● Your assignment
The listing below holds a line with "Let P(c) = c*(c" and a line with "Answer: 225". Reproduce those two lines exactly, plus everything between them.

● Records supplied

⁂

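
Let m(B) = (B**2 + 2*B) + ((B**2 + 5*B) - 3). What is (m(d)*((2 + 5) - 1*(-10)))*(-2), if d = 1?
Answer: -204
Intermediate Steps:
m(B) = -3 + 2*B**2 + 7*B (m(B) = (B**2 + 2*B) + (-3 + B**2 + 5*B) = -3 + 2*B**2 + 7*B)
(m(d)*((2 + 5) - 1*(-10)))*(-2) = ((-3 + 2*1**2 + 7*1)*((2 + 5) - 1*(-10)))*(-2) = ((-3 + 2*1 + 7)*(7 + 10))*(-2) = ((-3 + 2 + 7)*17)*(-2) = (6*17)*(-2) = 102*(-2) = -204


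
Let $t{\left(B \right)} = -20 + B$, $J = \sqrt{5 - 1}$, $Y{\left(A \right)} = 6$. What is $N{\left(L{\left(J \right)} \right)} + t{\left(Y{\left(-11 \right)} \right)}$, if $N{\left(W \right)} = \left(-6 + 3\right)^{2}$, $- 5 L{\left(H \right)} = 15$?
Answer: $-5$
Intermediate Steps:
$J = 2$ ($J = \sqrt{4} = 2$)
$L{\left(H \right)} = -3$ ($L{\left(H \right)} = \left(- \frac{1}{5}\right) 15 = -3$)
$N{\left(W \right)} = 9$ ($N{\left(W \right)} = \left(-3\right)^{2} = 9$)
$N{\left(L{\left(J \right)} \right)} + t{\left(Y{\left(-11 \right)} \right)} = 9 + \left(-20 + 6\right) = 9 - 14 = -5$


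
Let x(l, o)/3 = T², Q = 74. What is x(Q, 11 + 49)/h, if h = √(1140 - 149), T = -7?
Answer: 147*√991/991 ≈ 4.6696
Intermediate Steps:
h = √991 ≈ 31.480
x(l, o) = 147 (x(l, o) = 3*(-7)² = 3*49 = 147)
x(Q, 11 + 49)/h = 147/(√991) = 147*(√991/991) = 147*√991/991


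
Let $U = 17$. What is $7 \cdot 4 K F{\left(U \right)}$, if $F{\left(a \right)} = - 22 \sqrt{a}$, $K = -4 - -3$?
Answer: $616 \sqrt{17} \approx 2539.8$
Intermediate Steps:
$K = -1$ ($K = -4 + 3 = -1$)
$7 \cdot 4 K F{\left(U \right)} = 7 \cdot 4 \left(-1\right) \left(- 22 \sqrt{17}\right) = 28 \left(-1\right) \left(- 22 \sqrt{17}\right) = - 28 \left(- 22 \sqrt{17}\right) = 616 \sqrt{17}$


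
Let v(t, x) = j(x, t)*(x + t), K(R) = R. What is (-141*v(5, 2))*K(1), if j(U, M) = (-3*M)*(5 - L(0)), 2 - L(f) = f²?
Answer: 44415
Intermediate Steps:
L(f) = 2 - f²
j(U, M) = -9*M (j(U, M) = (-3*M)*(5 - (2 - 1*0²)) = (-3*M)*(5 - (2 - 1*0)) = (-3*M)*(5 - (2 + 0)) = (-3*M)*(5 - 1*2) = (-3*M)*(5 - 2) = -3*M*3 = -9*M)
v(t, x) = -9*t*(t + x) (v(t, x) = (-9*t)*(x + t) = (-9*t)*(t + x) = -9*t*(t + x))
(-141*v(5, 2))*K(1) = -(-1269)*5*(5 + 2)*1 = -(-1269)*5*7*1 = -141*(-315)*1 = 44415*1 = 44415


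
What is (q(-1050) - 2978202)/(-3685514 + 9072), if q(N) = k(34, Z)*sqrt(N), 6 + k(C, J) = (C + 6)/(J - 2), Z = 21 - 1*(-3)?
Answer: 1489101/1838221 + 115*I*sqrt(42)/20220431 ≈ 0.81008 + 3.6858e-5*I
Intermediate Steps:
Z = 24 (Z = 21 + 3 = 24)
k(C, J) = -6 + (6 + C)/(-2 + J) (k(C, J) = -6 + (C + 6)/(J - 2) = -6 + (6 + C)/(-2 + J))
q(N) = -46*sqrt(N)/11 (q(N) = ((18 + 34 - 6*24)/(-2 + 24))*sqrt(N) = ((18 + 34 - 144)/22)*sqrt(N) = ((1/22)*(-92))*sqrt(N) = -46*sqrt(N)/11)
(q(-1050) - 2978202)/(-3685514 + 9072) = (-230*I*sqrt(42)/11 - 2978202)/(-3685514 + 9072) = (-230*I*sqrt(42)/11 - 2978202)/(-3676442) = (-230*I*sqrt(42)/11 - 2978202)*(-1/3676442) = (-2978202 - 230*I*sqrt(42)/11)*(-1/3676442) = 1489101/1838221 + 115*I*sqrt(42)/20220431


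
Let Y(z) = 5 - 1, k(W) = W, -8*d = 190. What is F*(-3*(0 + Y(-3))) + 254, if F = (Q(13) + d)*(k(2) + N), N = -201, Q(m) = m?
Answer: -25417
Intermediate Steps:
d = -95/4 (d = -⅛*190 = -95/4 ≈ -23.750)
Y(z) = 4
F = 8557/4 (F = (13 - 95/4)*(2 - 201) = -43/4*(-199) = 8557/4 ≈ 2139.3)
F*(-3*(0 + Y(-3))) + 254 = 8557*(-3*(0 + 4))/4 + 254 = 8557*(-3*4)/4 + 254 = (8557/4)*(-12) + 254 = -25671 + 254 = -25417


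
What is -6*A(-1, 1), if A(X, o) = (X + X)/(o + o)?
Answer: 6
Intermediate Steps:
A(X, o) = X/o (A(X, o) = (2*X)/((2*o)) = (2*X)*(1/(2*o)) = X/o)
-6*A(-1, 1) = -(-6)/1 = -(-6) = -6*(-1) = 6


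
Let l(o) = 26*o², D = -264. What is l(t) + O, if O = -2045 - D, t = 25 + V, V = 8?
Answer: 26533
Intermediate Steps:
t = 33 (t = 25 + 8 = 33)
O = -1781 (O = -2045 - 1*(-264) = -2045 + 264 = -1781)
l(t) + O = 26*33² - 1781 = 26*1089 - 1781 = 28314 - 1781 = 26533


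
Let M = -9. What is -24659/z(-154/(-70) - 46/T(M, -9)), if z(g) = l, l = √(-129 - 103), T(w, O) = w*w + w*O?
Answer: 24659*I*√58/116 ≈ 1618.9*I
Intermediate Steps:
T(w, O) = w² + O*w
l = 2*I*√58 (l = √(-232) = 2*I*√58 ≈ 15.232*I)
z(g) = 2*I*√58
-24659/z(-154/(-70) - 46/T(M, -9)) = -24659*(-I*√58/116) = -(-24659)*I*√58/116 = 24659*I*√58/116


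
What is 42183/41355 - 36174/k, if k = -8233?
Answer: 204807601/37830635 ≈ 5.4138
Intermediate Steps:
42183/41355 - 36174/k = 42183/41355 - 36174/(-8233) = 42183*(1/41355) - 36174*(-1/8233) = 4687/4595 + 36174/8233 = 204807601/37830635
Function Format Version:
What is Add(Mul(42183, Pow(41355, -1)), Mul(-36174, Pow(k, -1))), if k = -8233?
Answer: Rational(204807601, 37830635) ≈ 5.4138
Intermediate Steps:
Add(Mul(42183, Pow(41355, -1)), Mul(-36174, Pow(k, -1))) = Add(Mul(42183, Pow(41355, -1)), Mul(-36174, Pow(-8233, -1))) = Add(Mul(42183, Rational(1, 41355)), Mul(-36174, Rational(-1, 8233))) = Add(Rational(4687, 4595), Rational(36174, 8233)) = Rational(204807601, 37830635)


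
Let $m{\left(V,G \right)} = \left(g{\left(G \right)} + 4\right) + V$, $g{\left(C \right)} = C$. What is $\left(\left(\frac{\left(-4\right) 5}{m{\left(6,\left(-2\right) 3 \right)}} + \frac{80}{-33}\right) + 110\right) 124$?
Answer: $\frac{419740}{33} \approx 12719.0$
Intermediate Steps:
$m{\left(V,G \right)} = 4 + G + V$ ($m{\left(V,G \right)} = \left(G + 4\right) + V = \left(4 + G\right) + V = 4 + G + V$)
$\left(\left(\frac{\left(-4\right) 5}{m{\left(6,\left(-2\right) 3 \right)}} + \frac{80}{-33}\right) + 110\right) 124 = \left(\left(\frac{\left(-4\right) 5}{4 - 6 + 6} + \frac{80}{-33}\right) + 110\right) 124 = \left(\left(- \frac{20}{4 - 6 + 6} + 80 \left(- \frac{1}{33}\right)\right) + 110\right) 124 = \left(\left(- \frac{20}{4} - \frac{80}{33}\right) + 110\right) 124 = \left(\left(\left(-20\right) \frac{1}{4} - \frac{80}{33}\right) + 110\right) 124 = \left(\left(-5 - \frac{80}{33}\right) + 110\right) 124 = \left(- \frac{245}{33} + 110\right) 124 = \frac{3385}{33} \cdot 124 = \frac{419740}{33}$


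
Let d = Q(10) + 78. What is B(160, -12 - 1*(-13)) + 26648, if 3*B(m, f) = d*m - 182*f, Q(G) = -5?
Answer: 91442/3 ≈ 30481.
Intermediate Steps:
d = 73 (d = -5 + 78 = 73)
B(m, f) = -182*f/3 + 73*m/3 (B(m, f) = (73*m - 182*f)/3 = (-182*f + 73*m)/3 = -182*f/3 + 73*m/3)
B(160, -12 - 1*(-13)) + 26648 = (-182*(-12 - 1*(-13))/3 + (73/3)*160) + 26648 = (-182*(-12 + 13)/3 + 11680/3) + 26648 = (-182/3*1 + 11680/3) + 26648 = (-182/3 + 11680/3) + 26648 = 11498/3 + 26648 = 91442/3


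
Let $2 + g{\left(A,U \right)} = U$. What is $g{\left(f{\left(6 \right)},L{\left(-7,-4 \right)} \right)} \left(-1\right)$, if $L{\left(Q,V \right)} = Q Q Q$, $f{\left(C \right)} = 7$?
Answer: $345$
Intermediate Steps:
$L{\left(Q,V \right)} = Q^{3}$ ($L{\left(Q,V \right)} = Q^{2} Q = Q^{3}$)
$g{\left(A,U \right)} = -2 + U$
$g{\left(f{\left(6 \right)},L{\left(-7,-4 \right)} \right)} \left(-1\right) = \left(-2 + \left(-7\right)^{3}\right) \left(-1\right) = \left(-2 - 343\right) \left(-1\right) = \left(-345\right) \left(-1\right) = 345$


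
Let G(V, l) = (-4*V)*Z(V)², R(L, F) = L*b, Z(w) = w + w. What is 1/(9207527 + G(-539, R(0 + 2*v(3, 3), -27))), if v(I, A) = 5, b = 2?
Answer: 1/2514660631 ≈ 3.9767e-10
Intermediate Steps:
Z(w) = 2*w
R(L, F) = 2*L (R(L, F) = L*2 = 2*L)
G(V, l) = -16*V³ (G(V, l) = (-4*V)*(2*V)² = (-4*V)*(4*V²) = -16*V³)
1/(9207527 + G(-539, R(0 + 2*v(3, 3), -27))) = 1/(9207527 - 16*(-539)³) = 1/(9207527 - 16*(-156590819)) = 1/(9207527 + 2505453104) = 1/2514660631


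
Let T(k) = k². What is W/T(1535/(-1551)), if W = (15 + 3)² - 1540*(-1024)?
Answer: 3794315967684/2356225 ≈ 1.6103e+6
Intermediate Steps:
W = 1577284 (W = 18² + 1576960 = 324 + 1576960 = 1577284)
W/T(1535/(-1551)) = 1577284/((1535/(-1551))²) = 1577284/((1535*(-1/1551))²) = 1577284/((-1535/1551)²) = 1577284/(2356225/2405601) = 1577284*(2405601/2356225) = 3794315967684/2356225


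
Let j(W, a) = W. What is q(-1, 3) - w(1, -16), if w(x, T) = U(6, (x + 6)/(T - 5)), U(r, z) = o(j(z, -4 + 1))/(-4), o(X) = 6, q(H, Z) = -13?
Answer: -23/2 ≈ -11.500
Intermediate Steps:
U(r, z) = -3/2 (U(r, z) = 6/(-4) = 6*(-1/4) = -3/2)
w(x, T) = -3/2
q(-1, 3) - w(1, -16) = -13 - 1*(-3/2) = -13 + 3/2 = -23/2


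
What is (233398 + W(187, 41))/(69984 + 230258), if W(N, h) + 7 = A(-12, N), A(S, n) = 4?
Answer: 233395/300242 ≈ 0.77736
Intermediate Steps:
W(N, h) = -3 (W(N, h) = -7 + 4 = -3)
(233398 + W(187, 41))/(69984 + 230258) = (233398 - 3)/(69984 + 230258) = 233395/300242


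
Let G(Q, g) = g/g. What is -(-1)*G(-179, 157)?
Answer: 1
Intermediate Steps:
G(Q, g) = 1
-(-1)*G(-179, 157) = -(-1) = -1*(-1) = 1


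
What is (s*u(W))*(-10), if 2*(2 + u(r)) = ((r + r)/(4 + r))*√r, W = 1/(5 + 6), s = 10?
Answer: 200 - 20*√11/99 ≈ 199.33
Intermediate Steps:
W = 1/11 ≈ 0.090909
u(r) = -2 + r^(3/2)/(4 + r) (u(r) = -2 + (((r + r)/(4 + r))*√r)/2 = -2 + (((2*r)/(4 + r))*√r)/2 = -2 + ((2*r/(4 + r))*√r)/2 = -2 + (2*r^(3/2)/(4 + r))/2 = -2 + r^(3/2)/(4 + r))
(s*u(W))*(-10) = (10*((-8 + (1/11)^(3/2) - 2*1/11)/(4 + 1/11)))*(-10) = (10*((-8 + √11/121 - 2/11)/(45/11)))*(-10) = (10*(11*(-90/11 + √11/121)/45))*(-10) = (10*(-2 + √11/495))*(-10) = (-20 + 2*√11/99)*(-10) = 200 - 20*√11/99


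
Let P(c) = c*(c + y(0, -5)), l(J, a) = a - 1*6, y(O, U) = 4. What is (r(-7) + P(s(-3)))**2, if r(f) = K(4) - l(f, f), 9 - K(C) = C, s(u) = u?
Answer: 225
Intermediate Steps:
l(J, a) = -6 + a (l(J, a) = a - 6 = -6 + a)
K(C) = 9 - C
r(f) = 11 - f (r(f) = (9 - 1*4) - (-6 + f) = (9 - 4) + (6 - f) = 5 + (6 - f) = 11 - f)
P(c) = c*(4 + c) (P(c) = c*(c + 4) = c*(4 + c))
(r(-7) + P(s(-3)))**2 = ((11 - 1*(-7)) - 3*(4 - 3))**2 = ((11 + 7) - 3*1)**2 = (18 - 3)**2 = 15**2 = 225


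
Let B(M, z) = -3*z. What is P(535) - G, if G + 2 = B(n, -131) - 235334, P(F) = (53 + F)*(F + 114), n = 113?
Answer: 616555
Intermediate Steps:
P(F) = (53 + F)*(114 + F)
G = -234943 (G = -2 + (-3*(-131) - 235334) = -2 + (393 - 235334) = -2 - 234941 = -234943)
P(535) - G = (6042 + 535² + 167*535) - 1*(-234943) = (6042 + 286225 + 89345) + 234943 = 381612 + 234943 = 616555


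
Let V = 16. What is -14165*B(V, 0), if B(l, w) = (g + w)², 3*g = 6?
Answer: -56660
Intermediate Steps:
g = 2 (g = (⅓)*6 = 2)
B(l, w) = (2 + w)²
-14165*B(V, 0) = -14165*(2 + 0)² = -14165*2² = -14165*4 = -56660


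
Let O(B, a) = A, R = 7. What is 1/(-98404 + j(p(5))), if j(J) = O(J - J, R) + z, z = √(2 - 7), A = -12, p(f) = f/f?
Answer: -98416/9685709061 - I*√5/9685709061 ≈ -1.0161e-5 - 2.3086e-10*I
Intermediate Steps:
p(f) = 1
O(B, a) = -12
z = I*√5 (z = √(-5) = I*√5 ≈ 2.2361*I)
j(J) = -12 + I*√5
1/(-98404 + j(p(5))) = 1/(-98404 + (-12 + I*√5)) = 1/(-98416 + I*√5)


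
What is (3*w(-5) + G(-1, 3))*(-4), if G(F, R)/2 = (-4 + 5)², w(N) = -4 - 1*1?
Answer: 52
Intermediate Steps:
w(N) = -5 (w(N) = -4 - 1 = -5)
G(F, R) = 2 (G(F, R) = 2*(-4 + 5)² = 2*1² = 2*1 = 2)
(3*w(-5) + G(-1, 3))*(-4) = (3*(-5) + 2)*(-4) = (-15 + 2)*(-4) = -13*(-4) = 52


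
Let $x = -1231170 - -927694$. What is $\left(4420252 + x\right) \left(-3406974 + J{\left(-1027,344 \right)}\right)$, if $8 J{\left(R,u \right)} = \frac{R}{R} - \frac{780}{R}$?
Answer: $- \frac{1108034083341113}{79} \approx -1.4026 \cdot 10^{13}$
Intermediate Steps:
$J{\left(R,u \right)} = \frac{1}{8} - \frac{195}{2 R}$ ($J{\left(R,u \right)} = \frac{\frac{R}{R} - \frac{780}{R}}{8} = \frac{1 - \frac{780}{R}}{8} = \frac{1}{8} - \frac{195}{2 R}$)
$x = -303476$ ($x = -1231170 + 927694 = -303476$)
$\left(4420252 + x\right) \left(-3406974 + J{\left(-1027,344 \right)}\right) = \left(4420252 - 303476\right) \left(-3406974 + \frac{-780 - 1027}{8 \left(-1027\right)}\right) = 4116776 \left(-3406974 + \frac{1}{8} \left(- \frac{1}{1027}\right) \left(-1807\right)\right) = 4116776 \left(-3406974 + \frac{139}{632}\right) = 4116776 \left(- \frac{2153207429}{632}\right) = - \frac{1108034083341113}{79}$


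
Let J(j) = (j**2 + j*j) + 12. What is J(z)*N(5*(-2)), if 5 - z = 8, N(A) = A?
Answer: -300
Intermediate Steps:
z = -3 (z = 5 - 1*8 = 5 - 8 = -3)
J(j) = 12 + 2*j**2 (J(j) = (j**2 + j**2) + 12 = 2*j**2 + 12 = 12 + 2*j**2)
J(z)*N(5*(-2)) = (12 + 2*(-3)**2)*(5*(-2)) = (12 + 2*9)*(-10) = (12 + 18)*(-10) = 30*(-10) = -300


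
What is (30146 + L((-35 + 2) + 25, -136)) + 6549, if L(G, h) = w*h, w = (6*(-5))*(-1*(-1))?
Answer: 40775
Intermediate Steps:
w = -30 (w = -30*1 = -30)
L(G, h) = -30*h
(30146 + L((-35 + 2) + 25, -136)) + 6549 = (30146 - 30*(-136)) + 6549 = (30146 + 4080) + 6549 = 34226 + 6549 = 40775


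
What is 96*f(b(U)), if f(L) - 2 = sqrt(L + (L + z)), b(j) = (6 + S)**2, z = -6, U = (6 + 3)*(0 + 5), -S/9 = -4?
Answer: 192 + 96*sqrt(3522) ≈ 5889.3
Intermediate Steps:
S = 36 (S = -9*(-4) = 36)
U = 45 (U = 9*5 = 45)
b(j) = 1764 (b(j) = (6 + 36)**2 = 42**2 = 1764)
f(L) = 2 + sqrt(-6 + 2*L) (f(L) = 2 + sqrt(L + (L - 6)) = 2 + sqrt(L + (-6 + L)) = 2 + sqrt(-6 + 2*L))
96*f(b(U)) = 96*(2 + sqrt(-6 + 2*1764)) = 96*(2 + sqrt(-6 + 3528)) = 96*(2 + sqrt(3522)) = 192 + 96*sqrt(3522)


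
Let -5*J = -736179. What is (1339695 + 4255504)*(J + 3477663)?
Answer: 101410150704306/5 ≈ 2.0282e+13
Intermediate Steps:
J = 736179/5 (J = -⅕*(-736179) = 736179/5 ≈ 1.4724e+5)
(1339695 + 4255504)*(J + 3477663) = (1339695 + 4255504)*(736179/5 + 3477663) = 5595199*(18124494/5) = 101410150704306/5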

⁂

● Task output
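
Let P(c) = c*(c + y(0, -5)), l(J, a) = a - 1*6, y(O, U) = 4. What is (r(-7) + P(s(-3)))**2, if r(f) = K(4) - l(f, f), 9 - K(C) = C, s(u) = u?
Answer: 225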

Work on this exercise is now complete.